(Collected data entries)
╭──
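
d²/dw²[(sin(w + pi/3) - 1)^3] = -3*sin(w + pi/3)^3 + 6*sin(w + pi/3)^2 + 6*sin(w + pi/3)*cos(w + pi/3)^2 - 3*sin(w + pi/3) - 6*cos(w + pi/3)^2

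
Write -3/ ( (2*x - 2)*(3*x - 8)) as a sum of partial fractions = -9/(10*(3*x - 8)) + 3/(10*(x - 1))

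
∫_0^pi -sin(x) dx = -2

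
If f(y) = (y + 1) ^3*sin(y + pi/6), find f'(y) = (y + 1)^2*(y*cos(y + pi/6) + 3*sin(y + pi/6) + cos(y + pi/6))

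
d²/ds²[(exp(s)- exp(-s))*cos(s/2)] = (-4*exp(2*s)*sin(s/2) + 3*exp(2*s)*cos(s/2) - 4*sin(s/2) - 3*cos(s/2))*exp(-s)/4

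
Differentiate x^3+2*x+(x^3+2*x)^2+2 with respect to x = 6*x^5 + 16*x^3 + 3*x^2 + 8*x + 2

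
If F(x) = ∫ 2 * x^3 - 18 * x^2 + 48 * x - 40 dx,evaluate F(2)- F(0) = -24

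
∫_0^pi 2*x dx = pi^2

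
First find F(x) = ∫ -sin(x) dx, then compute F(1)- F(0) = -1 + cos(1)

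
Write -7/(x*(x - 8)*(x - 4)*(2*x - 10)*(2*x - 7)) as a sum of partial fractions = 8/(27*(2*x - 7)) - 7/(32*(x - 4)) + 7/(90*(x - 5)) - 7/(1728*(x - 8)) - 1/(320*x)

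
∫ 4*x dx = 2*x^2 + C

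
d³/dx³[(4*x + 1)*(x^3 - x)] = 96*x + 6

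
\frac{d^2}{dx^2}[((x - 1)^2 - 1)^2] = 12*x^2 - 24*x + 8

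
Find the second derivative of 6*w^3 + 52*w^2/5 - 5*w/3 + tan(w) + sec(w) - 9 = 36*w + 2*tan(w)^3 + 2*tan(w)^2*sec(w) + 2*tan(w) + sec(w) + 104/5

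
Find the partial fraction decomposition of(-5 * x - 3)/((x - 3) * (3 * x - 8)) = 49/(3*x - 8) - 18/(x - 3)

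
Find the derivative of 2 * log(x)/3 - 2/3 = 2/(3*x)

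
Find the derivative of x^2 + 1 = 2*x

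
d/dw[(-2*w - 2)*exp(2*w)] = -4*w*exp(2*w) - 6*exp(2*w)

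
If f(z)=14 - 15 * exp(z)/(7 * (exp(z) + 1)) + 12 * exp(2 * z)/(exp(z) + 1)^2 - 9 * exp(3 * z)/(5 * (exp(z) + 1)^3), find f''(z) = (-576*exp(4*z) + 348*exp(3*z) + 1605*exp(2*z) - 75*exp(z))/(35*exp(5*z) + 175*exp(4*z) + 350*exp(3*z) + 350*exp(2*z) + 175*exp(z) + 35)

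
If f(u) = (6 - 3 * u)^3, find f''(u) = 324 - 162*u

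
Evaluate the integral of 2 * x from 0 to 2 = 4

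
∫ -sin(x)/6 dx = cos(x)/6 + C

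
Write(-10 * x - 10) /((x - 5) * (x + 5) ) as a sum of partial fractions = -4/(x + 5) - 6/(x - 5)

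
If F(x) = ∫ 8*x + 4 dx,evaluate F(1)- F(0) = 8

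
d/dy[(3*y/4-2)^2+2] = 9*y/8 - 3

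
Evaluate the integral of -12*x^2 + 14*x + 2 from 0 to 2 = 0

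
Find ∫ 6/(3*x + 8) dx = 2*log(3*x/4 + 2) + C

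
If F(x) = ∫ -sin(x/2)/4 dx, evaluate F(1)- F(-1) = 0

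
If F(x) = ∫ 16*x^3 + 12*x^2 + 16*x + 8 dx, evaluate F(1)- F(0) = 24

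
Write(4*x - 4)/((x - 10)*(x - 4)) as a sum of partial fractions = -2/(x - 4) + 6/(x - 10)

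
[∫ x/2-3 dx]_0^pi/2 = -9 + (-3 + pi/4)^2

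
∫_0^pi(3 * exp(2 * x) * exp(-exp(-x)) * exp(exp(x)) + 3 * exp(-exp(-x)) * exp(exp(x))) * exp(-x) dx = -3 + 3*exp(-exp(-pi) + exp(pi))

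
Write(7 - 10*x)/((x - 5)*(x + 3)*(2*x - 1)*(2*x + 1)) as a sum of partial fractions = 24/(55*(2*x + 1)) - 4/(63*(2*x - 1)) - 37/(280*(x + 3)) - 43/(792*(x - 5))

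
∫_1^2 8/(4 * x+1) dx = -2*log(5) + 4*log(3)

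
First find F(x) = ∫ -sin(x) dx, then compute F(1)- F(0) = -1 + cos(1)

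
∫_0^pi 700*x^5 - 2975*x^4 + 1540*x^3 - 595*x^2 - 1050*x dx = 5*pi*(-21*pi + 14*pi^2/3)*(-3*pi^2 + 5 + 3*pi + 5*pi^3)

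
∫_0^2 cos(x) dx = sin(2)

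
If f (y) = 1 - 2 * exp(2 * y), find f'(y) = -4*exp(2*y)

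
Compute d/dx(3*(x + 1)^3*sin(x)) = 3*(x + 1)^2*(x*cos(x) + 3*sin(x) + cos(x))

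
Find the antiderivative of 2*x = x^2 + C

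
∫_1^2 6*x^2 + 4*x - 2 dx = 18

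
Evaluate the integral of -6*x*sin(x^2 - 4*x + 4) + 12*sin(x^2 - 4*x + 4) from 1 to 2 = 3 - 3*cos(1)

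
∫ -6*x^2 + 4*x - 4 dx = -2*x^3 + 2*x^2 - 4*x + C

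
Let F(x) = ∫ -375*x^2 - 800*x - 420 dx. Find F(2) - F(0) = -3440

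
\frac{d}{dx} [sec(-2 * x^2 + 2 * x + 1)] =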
╰──
╭──
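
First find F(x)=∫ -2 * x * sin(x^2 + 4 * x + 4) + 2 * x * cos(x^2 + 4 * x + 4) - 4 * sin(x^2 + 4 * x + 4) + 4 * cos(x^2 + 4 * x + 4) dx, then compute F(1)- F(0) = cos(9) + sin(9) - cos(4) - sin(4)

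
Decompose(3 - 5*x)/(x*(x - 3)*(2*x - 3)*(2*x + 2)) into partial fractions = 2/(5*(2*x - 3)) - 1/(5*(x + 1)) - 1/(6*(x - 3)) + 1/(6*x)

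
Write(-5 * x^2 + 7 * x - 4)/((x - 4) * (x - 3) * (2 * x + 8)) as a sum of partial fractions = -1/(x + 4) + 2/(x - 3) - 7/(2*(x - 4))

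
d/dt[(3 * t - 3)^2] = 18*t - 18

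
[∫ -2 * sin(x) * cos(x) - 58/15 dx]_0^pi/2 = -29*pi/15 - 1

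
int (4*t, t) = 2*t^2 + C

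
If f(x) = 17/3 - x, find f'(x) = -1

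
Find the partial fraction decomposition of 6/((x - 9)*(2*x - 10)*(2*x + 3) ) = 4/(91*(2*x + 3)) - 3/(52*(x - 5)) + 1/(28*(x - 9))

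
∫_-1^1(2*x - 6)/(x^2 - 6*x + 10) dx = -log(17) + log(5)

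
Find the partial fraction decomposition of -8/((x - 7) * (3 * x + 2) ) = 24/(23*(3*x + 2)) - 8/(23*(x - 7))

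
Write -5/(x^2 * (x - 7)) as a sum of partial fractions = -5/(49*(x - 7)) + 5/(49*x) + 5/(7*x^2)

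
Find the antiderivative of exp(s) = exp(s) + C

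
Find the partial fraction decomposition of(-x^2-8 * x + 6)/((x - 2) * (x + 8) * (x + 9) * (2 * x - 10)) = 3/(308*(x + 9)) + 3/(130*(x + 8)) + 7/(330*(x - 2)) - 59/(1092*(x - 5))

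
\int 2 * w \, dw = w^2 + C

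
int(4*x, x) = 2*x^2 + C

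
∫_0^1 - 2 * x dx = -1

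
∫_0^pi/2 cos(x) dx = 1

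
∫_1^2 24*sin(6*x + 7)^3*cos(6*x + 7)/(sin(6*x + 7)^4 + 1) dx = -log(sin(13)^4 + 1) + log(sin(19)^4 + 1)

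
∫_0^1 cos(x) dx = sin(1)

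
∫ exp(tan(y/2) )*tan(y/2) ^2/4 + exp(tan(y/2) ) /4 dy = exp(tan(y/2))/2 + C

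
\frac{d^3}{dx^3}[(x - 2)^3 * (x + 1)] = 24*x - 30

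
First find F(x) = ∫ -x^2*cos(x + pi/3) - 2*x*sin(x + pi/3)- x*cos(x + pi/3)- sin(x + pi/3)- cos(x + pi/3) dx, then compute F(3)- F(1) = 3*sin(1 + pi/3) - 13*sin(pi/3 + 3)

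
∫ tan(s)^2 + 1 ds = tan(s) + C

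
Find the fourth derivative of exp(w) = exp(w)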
╰──
ABOUT THIS EXERCISE –
Every line above from the line with "- 2 dx = 18" to the line with "[sec(-2 * x^2", inclusive, must be returned exactly; no other line belongs in the reply.

ANSWER AREA –
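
∫_1^2 6*x^2 + 4*x - 2 dx = 18

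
Evaluate the integral of -6*x*sin(x^2 - 4*x + 4) + 12*sin(x^2 - 4*x + 4) from 1 to 2 = 3 - 3*cos(1)

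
∫ -6*x^2 + 4*x - 4 dx = -2*x^3 + 2*x^2 - 4*x + C

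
Let F(x) = ∫ -375*x^2 - 800*x - 420 dx. Find F(2) - F(0) = -3440

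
\frac{d}{dx} [sec(-2 * x^2 + 2 * x + 1)] =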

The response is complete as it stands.